* TRY IT *
Both the line below containing "Packing convention (GCC, little-endian): fields" and the line containing "The 2 byte(s)", along with every line between them, should be repeated exactly; no other line belongs in the answer.

* MATERIALS PROVIDED *
━━━━━━━━━━━━━━━━━━━━
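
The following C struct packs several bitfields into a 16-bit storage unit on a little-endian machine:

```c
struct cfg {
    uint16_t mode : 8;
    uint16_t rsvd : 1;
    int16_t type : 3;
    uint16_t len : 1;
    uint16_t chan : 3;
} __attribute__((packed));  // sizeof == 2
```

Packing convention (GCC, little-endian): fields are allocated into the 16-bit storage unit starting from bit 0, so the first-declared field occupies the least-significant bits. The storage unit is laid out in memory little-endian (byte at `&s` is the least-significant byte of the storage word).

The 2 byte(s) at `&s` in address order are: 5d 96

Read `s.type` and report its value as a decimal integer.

[0]=0x5d [1]=0x96 (little-endian) → word 0x965d
mode [0+:8] = (word>>0) & 0xff = 93
rsvd [8+:1] = (word>>8) & 0x1 = 0
type [9+:3] = (word>>9) & 0x7 = 3  ←
len [12+:1] = (word>>12) & 0x1 = 1
chan [13+:3] = (word>>13) & 0x7 = 4
type signed 3b, MSB=0: value = 3

3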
━━━━━━━━━━━━━━━━━━━━
* EXERCISE RESULT *
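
Packing convention (GCC, little-endian): fields are allocated into the 16-bit storage unit starting from bit 0, so the first-declared field occupies the least-significant bits. The storage unit is laid out in memory little-endian (byte at `&s` is the least-significant byte of the storage word).

The 2 byte(s) at `&s` in address order are: 5d 96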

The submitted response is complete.